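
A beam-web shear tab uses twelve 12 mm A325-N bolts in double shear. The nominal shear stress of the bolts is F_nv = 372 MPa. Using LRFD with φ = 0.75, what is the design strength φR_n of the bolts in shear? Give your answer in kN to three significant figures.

757 kN

A_b = π × 12² / 4 = 113.1 mm².
R_n = F_nv · A_b · n · n_s = 372 × 113.1 × 12 × 2 / 1000 = 1010 kN.
Design strength φR_n = 0.75 × 1010 = 757 kN.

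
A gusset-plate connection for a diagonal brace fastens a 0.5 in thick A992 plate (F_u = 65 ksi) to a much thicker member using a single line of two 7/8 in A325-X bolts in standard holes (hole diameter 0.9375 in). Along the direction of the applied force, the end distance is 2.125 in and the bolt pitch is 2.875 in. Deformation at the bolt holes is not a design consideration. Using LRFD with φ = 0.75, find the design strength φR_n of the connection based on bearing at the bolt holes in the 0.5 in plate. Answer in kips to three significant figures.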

• [EXERCISE DETAILS] Every entry, written out exactly, is what the response should contain.

• [ANSWER AREA]
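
A beam-web shear tab uses twelve 12 mm A325-N bolts in double shear. The nominal shear stress of the bolts is F_nv = 372 MPa. Using LRFD with φ = 0.75, what is the design strength φR_n of the bolts in shear? Give your answer in kN to three significant figures.

757 kN

A_b = π × 12² / 4 = 113.1 mm².
R_n = F_nv · A_b · n · n_s = 372 × 113.1 × 12 × 2 / 1000 = 1010 kN.
Design strength φR_n = 0.75 × 1010 = 757 kN.

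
A gusset-plate connection for a diagonal brace fastens a 0.5 in thick A992 plate (F_u = 65 ksi) to a much thicker member using a single line of two 7/8 in A325-X bolts in standard holes (hole diameter 0.9375 in). Along the direction of the applied force, the end distance is 2.125 in and the bolt pitch is 2.875 in. Deformation at the bolt holes is not a design consideration. Using LRFD with φ = 0.75, find the design strength φR_n of the connection based on bearing at the bolt holes in the 0.5 in plate. Answer in kips to three significant figures.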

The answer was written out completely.